▶ [Excerpted records]:

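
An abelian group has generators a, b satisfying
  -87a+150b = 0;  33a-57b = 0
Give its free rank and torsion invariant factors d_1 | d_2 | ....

rank_ℚ(R)=2; free=2−2=0
SNF(R) diag = [3, 3] → torsion [3, 3]

Answer: M ≅ ℤ/3 ⊕ ℤ/3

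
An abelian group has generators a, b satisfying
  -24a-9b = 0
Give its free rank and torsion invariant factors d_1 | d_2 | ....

Answer: M ≅ ℤ^1 ⊕ ℤ/3

Derivation:
rank_ℚ(R)=1; free=2−1=1
SNF(R) diag = [3] → torsion [3]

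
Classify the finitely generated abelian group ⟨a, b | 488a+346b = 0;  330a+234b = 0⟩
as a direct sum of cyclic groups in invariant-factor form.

Answer: M ≅ ℤ/2 ⊕ ℤ/6

Derivation:
rank_ℚ(R)=2; free=2−2=0
SNF(R) diag = [2, 6] → torsion [2, 6]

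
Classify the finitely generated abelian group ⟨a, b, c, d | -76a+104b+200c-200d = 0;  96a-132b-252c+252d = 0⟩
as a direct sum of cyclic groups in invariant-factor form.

Answer: M ≅ ℤ^2 ⊕ ℤ/4 ⊕ ℤ/12

Derivation:
rank_ℚ(R)=2; free=4−2=2
SNF(R) diag = [4, 12] → torsion [4, 12]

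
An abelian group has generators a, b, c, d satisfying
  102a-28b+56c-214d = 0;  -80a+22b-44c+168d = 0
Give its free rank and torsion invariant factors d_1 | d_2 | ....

Answer: M ≅ ℤ^2 ⊕ ℤ/2 ⊕ ℤ/2

Derivation:
rank_ℚ(R)=2; free=4−2=2
SNF(R) diag = [2, 2] → torsion [2, 2]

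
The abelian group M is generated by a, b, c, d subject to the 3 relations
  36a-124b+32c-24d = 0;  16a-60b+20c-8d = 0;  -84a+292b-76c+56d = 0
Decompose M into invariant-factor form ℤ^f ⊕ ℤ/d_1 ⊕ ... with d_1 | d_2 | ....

rank_ℚ(R)=3; free=4−3=1
SNF(R) diag = [4, 4, 4] → torsion [4, 4, 4]

Answer: M ≅ ℤ^1 ⊕ ℤ/4 ⊕ ℤ/4 ⊕ ℤ/4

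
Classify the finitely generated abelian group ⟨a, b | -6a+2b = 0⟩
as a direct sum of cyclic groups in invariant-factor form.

Answer: M ≅ ℤ^1 ⊕ ℤ/2

Derivation:
rank_ℚ(R)=1; free=2−1=1
SNF(R) diag = [2] → torsion [2]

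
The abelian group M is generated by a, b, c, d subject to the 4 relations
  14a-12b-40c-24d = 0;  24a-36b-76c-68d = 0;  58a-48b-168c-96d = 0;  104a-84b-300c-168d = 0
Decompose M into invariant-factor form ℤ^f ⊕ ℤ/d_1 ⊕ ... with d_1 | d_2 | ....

Answer: M ≅ ℤ/2 ⊕ ℤ/4 ⊕ ℤ/4 ⊕ ℤ/12

Derivation:
rank_ℚ(R)=4; free=4−4=0
SNF(R) diag = [2, 4, 4, 12] → torsion [2, 4, 4, 12]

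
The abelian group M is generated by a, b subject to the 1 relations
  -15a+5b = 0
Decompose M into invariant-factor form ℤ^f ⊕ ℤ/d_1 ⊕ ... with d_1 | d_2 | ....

rank_ℚ(R)=1; free=2−1=1
SNF(R) diag = [5] → torsion [5]

Answer: M ≅ ℤ^1 ⊕ ℤ/5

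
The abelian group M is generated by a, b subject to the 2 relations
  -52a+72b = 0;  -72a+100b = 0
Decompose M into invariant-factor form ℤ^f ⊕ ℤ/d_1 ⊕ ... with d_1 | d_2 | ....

Answer: M ≅ ℤ/4 ⊕ ℤ/4

Derivation:
rank_ℚ(R)=2; free=2−2=0
SNF(R) diag = [4, 4] → torsion [4, 4]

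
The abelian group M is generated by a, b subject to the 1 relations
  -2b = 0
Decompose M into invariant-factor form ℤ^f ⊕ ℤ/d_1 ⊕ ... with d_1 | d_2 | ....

rank_ℚ(R)=1; free=2−1=1
SNF(R) diag = [2] → torsion [2]

Answer: M ≅ ℤ^1 ⊕ ℤ/2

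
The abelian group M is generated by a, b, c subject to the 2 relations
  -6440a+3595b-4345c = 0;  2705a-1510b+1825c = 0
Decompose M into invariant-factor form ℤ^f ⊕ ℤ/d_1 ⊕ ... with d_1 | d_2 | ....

Answer: M ≅ ℤ^1 ⊕ ℤ/5 ⊕ ℤ/15

Derivation:
rank_ℚ(R)=2; free=3−2=1
SNF(R) diag = [5, 15] → torsion [5, 15]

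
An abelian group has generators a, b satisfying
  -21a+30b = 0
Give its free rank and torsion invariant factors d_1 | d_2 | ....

Answer: M ≅ ℤ^1 ⊕ ℤ/3

Derivation:
rank_ℚ(R)=1; free=2−1=1
SNF(R) diag = [3] → torsion [3]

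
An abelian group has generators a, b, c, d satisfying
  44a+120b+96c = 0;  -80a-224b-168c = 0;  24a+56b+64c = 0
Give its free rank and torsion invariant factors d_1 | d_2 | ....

Answer: M ≅ ℤ^1 ⊕ ℤ/4 ⊕ ℤ/8 ⊕ ℤ/8

Derivation:
rank_ℚ(R)=3; free=4−3=1
SNF(R) diag = [4, 8, 8] → torsion [4, 8, 8]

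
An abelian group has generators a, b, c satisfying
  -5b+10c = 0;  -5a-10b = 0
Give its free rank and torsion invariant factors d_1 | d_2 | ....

Answer: M ≅ ℤ^1 ⊕ ℤ/5 ⊕ ℤ/5

Derivation:
rank_ℚ(R)=2; free=3−2=1
SNF(R) diag = [5, 5] → torsion [5, 5]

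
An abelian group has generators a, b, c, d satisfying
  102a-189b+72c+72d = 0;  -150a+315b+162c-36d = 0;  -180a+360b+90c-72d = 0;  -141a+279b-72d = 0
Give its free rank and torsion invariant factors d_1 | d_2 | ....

rank_ℚ(R)=4; free=4−4=0
SNF(R) diag = [3, 9, 18, 36] → torsion [3, 9, 18, 36]

Answer: M ≅ ℤ/3 ⊕ ℤ/9 ⊕ ℤ/18 ⊕ ℤ/36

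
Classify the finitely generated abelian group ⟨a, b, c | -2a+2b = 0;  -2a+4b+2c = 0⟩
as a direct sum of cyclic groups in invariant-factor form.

Answer: M ≅ ℤ^1 ⊕ ℤ/2 ⊕ ℤ/2

Derivation:
rank_ℚ(R)=2; free=3−2=1
SNF(R) diag = [2, 2] → torsion [2, 2]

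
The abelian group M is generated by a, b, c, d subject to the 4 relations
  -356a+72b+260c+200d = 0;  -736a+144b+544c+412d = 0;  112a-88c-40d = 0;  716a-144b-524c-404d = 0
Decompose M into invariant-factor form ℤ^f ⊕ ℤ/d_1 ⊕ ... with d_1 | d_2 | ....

Answer: M ≅ ℤ/4 ⊕ ℤ/12 ⊕ ℤ/24 ⊕ ℤ/72

Derivation:
rank_ℚ(R)=4; free=4−4=0
SNF(R) diag = [4, 12, 24, 72] → torsion [4, 12, 24, 72]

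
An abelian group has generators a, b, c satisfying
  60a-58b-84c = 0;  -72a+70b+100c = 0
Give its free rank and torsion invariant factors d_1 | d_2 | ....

rank_ℚ(R)=2; free=3−2=1
SNF(R) diag = [2, 4] → torsion [2, 4]

Answer: M ≅ ℤ^1 ⊕ ℤ/2 ⊕ ℤ/4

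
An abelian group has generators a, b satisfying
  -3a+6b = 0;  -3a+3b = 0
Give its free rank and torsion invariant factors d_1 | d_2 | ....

Answer: M ≅ ℤ/3 ⊕ ℤ/3

Derivation:
rank_ℚ(R)=2; free=2−2=0
SNF(R) diag = [3, 3] → torsion [3, 3]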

▶ [Task statement]: Scan the material above for the word "relations", and copy each line where it appears.

▶ [Response]:
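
The abelian group M is generated by a, b, c, d subject to the 3 relations
The abelian group M is generated by a, b, c, d subject to the 4 relations
The abelian group M is generated by a, b subject to the 1 relations
The abelian group M is generated by a, b subject to the 2 relations
The abelian group M is generated by a, b subject to the 1 relations
The abelian group M is generated by a, b, c subject to the 2 relations
The abelian group M is generated by a, b, c, d subject to the 4 relations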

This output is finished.